● **DATASET**
╭──
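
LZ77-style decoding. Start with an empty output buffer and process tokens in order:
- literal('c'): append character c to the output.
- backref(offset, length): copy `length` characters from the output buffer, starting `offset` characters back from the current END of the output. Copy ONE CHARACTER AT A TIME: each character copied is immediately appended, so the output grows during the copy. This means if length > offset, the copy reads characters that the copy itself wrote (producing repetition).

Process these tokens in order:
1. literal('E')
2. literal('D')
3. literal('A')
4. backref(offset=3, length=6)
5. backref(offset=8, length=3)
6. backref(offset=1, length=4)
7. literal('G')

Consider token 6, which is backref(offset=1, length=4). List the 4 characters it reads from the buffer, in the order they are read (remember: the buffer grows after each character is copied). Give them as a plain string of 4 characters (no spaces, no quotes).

Answer: EEEE

Derivation:
Token 1: literal('E'). Output: "E"
Token 2: literal('D'). Output: "ED"
Token 3: literal('A'). Output: "EDA"
Token 4: backref(off=3, len=6) (overlapping!). Copied 'EDAEDA' from pos 0. Output: "EDAEDAEDA"
Token 5: backref(off=8, len=3). Copied 'DAE' from pos 1. Output: "EDAEDAEDADAE"
Token 6: backref(off=1, len=4). Buffer before: "EDAEDAEDADAE" (len 12)
  byte 1: read out[11]='E', append. Buffer now: "EDAEDAEDADAEE"
  byte 2: read out[12]='E', append. Buffer now: "EDAEDAEDADAEEE"
  byte 3: read out[13]='E', append. Buffer now: "EDAEDAEDADAEEEE"
  byte 4: read out[14]='E', append. Buffer now: "EDAEDAEDADAEEEEE"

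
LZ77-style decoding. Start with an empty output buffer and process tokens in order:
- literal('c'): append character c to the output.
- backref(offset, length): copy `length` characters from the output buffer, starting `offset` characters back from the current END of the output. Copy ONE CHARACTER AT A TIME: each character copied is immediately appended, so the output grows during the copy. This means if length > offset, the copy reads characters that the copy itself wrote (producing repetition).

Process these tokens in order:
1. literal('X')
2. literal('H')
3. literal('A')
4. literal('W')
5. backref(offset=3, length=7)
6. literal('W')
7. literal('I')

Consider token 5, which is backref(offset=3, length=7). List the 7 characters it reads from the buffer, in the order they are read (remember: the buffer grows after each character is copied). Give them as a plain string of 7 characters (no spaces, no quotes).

Token 1: literal('X'). Output: "X"
Token 2: literal('H'). Output: "XH"
Token 3: literal('A'). Output: "XHA"
Token 4: literal('W'). Output: "XHAW"
Token 5: backref(off=3, len=7). Buffer before: "XHAW" (len 4)
  byte 1: read out[1]='H', append. Buffer now: "XHAWH"
  byte 2: read out[2]='A', append. Buffer now: "XHAWHA"
  byte 3: read out[3]='W', append. Buffer now: "XHAWHAW"
  byte 4: read out[4]='H', append. Buffer now: "XHAWHAWH"
  byte 5: read out[5]='A', append. Buffer now: "XHAWHAWHA"
  byte 6: read out[6]='W', append. Buffer now: "XHAWHAWHAW"
  byte 7: read out[7]='H', append. Buffer now: "XHAWHAWHAWH"

Answer: HAWHAWH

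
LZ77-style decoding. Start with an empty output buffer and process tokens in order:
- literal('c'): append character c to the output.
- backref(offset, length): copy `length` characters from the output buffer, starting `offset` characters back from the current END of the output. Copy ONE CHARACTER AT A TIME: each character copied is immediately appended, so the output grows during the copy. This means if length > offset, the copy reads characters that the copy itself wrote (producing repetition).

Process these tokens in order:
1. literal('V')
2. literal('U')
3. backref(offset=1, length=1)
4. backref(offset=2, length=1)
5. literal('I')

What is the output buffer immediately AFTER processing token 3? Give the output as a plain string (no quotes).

Answer: VUU

Derivation:
Token 1: literal('V'). Output: "V"
Token 2: literal('U'). Output: "VU"
Token 3: backref(off=1, len=1). Copied 'U' from pos 1. Output: "VUU"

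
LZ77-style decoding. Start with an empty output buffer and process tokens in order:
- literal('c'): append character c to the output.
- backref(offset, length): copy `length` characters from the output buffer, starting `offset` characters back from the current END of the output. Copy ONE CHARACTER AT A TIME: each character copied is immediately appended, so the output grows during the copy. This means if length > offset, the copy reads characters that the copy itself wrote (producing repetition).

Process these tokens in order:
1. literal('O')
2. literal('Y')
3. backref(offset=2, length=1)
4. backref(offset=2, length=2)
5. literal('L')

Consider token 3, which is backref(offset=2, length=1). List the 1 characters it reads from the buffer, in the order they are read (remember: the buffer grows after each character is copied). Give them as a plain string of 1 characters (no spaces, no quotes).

Answer: O

Derivation:
Token 1: literal('O'). Output: "O"
Token 2: literal('Y'). Output: "OY"
Token 3: backref(off=2, len=1). Buffer before: "OY" (len 2)
  byte 1: read out[0]='O', append. Buffer now: "OYO"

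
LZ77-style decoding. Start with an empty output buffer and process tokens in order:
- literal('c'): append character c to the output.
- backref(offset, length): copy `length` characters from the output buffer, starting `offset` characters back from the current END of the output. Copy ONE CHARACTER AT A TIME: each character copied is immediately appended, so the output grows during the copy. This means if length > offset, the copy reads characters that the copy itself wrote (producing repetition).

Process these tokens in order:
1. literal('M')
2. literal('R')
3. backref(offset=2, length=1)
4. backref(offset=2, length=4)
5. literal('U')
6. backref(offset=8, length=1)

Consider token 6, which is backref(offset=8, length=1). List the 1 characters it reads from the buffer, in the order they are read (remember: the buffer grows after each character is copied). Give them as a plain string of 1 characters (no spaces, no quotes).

Token 1: literal('M'). Output: "M"
Token 2: literal('R'). Output: "MR"
Token 3: backref(off=2, len=1). Copied 'M' from pos 0. Output: "MRM"
Token 4: backref(off=2, len=4) (overlapping!). Copied 'RMRM' from pos 1. Output: "MRMRMRM"
Token 5: literal('U'). Output: "MRMRMRMU"
Token 6: backref(off=8, len=1). Buffer before: "MRMRMRMU" (len 8)
  byte 1: read out[0]='M', append. Buffer now: "MRMRMRMUM"

Answer: M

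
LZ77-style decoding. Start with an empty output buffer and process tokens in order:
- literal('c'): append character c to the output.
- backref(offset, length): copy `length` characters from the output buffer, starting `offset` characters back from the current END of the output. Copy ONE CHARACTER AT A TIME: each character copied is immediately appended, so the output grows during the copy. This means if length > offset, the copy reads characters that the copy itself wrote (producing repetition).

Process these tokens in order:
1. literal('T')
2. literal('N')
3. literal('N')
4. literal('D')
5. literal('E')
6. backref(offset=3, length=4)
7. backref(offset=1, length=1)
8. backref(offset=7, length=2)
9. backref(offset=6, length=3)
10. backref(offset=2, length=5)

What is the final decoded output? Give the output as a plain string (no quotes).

Answer: TNNDENDENNDEDENENENE

Derivation:
Token 1: literal('T'). Output: "T"
Token 2: literal('N'). Output: "TN"
Token 3: literal('N'). Output: "TNN"
Token 4: literal('D'). Output: "TNND"
Token 5: literal('E'). Output: "TNNDE"
Token 6: backref(off=3, len=4) (overlapping!). Copied 'NDEN' from pos 2. Output: "TNNDENDEN"
Token 7: backref(off=1, len=1). Copied 'N' from pos 8. Output: "TNNDENDENN"
Token 8: backref(off=7, len=2). Copied 'DE' from pos 3. Output: "TNNDENDENNDE"
Token 9: backref(off=6, len=3). Copied 'DEN' from pos 6. Output: "TNNDENDENNDEDEN"
Token 10: backref(off=2, len=5) (overlapping!). Copied 'ENENE' from pos 13. Output: "TNNDENDENNDEDENENENE"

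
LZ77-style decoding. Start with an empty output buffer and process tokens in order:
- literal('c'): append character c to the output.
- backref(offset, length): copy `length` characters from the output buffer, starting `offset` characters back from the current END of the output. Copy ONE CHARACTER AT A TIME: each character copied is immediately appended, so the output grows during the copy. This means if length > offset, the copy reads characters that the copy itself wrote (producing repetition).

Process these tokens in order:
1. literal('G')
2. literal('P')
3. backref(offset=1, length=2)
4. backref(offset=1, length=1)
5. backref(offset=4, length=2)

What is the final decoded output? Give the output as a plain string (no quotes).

Token 1: literal('G'). Output: "G"
Token 2: literal('P'). Output: "GP"
Token 3: backref(off=1, len=2) (overlapping!). Copied 'PP' from pos 1. Output: "GPPP"
Token 4: backref(off=1, len=1). Copied 'P' from pos 3. Output: "GPPPP"
Token 5: backref(off=4, len=2). Copied 'PP' from pos 1. Output: "GPPPPPP"

Answer: GPPPPPP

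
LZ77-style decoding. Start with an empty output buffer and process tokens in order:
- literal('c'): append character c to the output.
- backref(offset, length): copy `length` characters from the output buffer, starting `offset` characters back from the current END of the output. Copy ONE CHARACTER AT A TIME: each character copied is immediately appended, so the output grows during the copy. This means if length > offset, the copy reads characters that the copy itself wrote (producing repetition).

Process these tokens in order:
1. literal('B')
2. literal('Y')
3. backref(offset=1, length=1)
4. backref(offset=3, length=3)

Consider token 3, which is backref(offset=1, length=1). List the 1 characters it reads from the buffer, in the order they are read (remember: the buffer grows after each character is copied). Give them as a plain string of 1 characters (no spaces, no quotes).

Token 1: literal('B'). Output: "B"
Token 2: literal('Y'). Output: "BY"
Token 3: backref(off=1, len=1). Buffer before: "BY" (len 2)
  byte 1: read out[1]='Y', append. Buffer now: "BYY"

Answer: Y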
╰──
● **TASK STATEMENT**
From the records above, transcribe exactly the run of lines that opens with the line holding "5. literal('E')" and closes with the line holding "10. backref(offset=2, length=5)", both included.

● **TASK OUTPUT**
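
5. literal('E')
6. backref(offset=3, length=4)
7. backref(offset=1, length=1)
8. backref(offset=7, length=2)
9. backref(offset=6, length=3)
10. backref(offset=2, length=5)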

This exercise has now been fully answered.